> _SOURCE MATERIAL_:
*** Block opens ***

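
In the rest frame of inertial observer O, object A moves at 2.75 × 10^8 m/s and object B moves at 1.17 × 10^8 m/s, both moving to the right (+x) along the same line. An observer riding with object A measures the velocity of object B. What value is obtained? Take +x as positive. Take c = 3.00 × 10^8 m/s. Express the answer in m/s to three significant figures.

β_A = 0.917, β_B = 0.390 (dividing each by c = 3.00 × 10^8 m/s).
Transform to A's frame with the inverse velocity-addition law: u' = (u − v)/(1 − uv/c²), taking u = β_B and v = β_A.
u' = (0.390 − 0.917) / (1 − (0.917)(0.390)) = -0.5267/0.6425 = -0.8197.
u' = -0.8197 × 3.00 × 10^8 m/s.

-2.46 × 10^8 m/s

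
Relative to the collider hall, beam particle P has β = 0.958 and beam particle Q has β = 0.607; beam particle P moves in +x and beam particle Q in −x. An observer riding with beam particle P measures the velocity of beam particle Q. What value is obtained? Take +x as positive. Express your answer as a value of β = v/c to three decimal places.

β = -0.990

β_A = 0.958, β_B = -0.607.
Transform to A's frame with the inverse velocity-addition law: u' = (u − v)/(1 − uv/c²), taking u = β_B and v = β_A.
u' = (-0.607 − 0.958) / (1 − (0.958)(-0.607)) = -1.5650/1.5815 = -0.9896.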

*** Block closes ***

> _TASK STATEMENT_:
Your task is to transcribe each record faithfully and in full.

> _TASK ANSWER_:
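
In the rest frame of inertial observer O, object A moves at 2.75 × 10^8 m/s and object B moves at 1.17 × 10^8 m/s, both moving to the right (+x) along the same line. An observer riding with object A measures the velocity of object B. What value is obtained? Take +x as positive. Take c = 3.00 × 10^8 m/s. Express the answer in m/s to three significant figures.

β_A = 0.917, β_B = 0.390 (dividing each by c = 3.00 × 10^8 m/s).
Transform to A's frame with the inverse velocity-addition law: u' = (u − v)/(1 − uv/c²), taking u = β_B and v = β_A.
u' = (0.390 − 0.917) / (1 − (0.917)(0.390)) = -0.5267/0.6425 = -0.8197.
u' = -0.8197 × 3.00 × 10^8 m/s.

-2.46 × 10^8 m/s

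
Relative to the collider hall, beam particle P has β = 0.958 and beam particle Q has β = 0.607; beam particle P moves in +x and beam particle Q in −x. An observer riding with beam particle P measures the velocity of beam particle Q. What value is obtained? Take +x as positive. Express your answer as a value of β = v/c to three decimal places.

β = -0.990

β_A = 0.958, β_B = -0.607.
Transform to A's frame with the inverse velocity-addition law: u' = (u − v)/(1 − uv/c²), taking u = β_B and v = β_A.
u' = (-0.607 − 0.958) / (1 − (0.958)(-0.607)) = -1.5650/1.5815 = -0.9896.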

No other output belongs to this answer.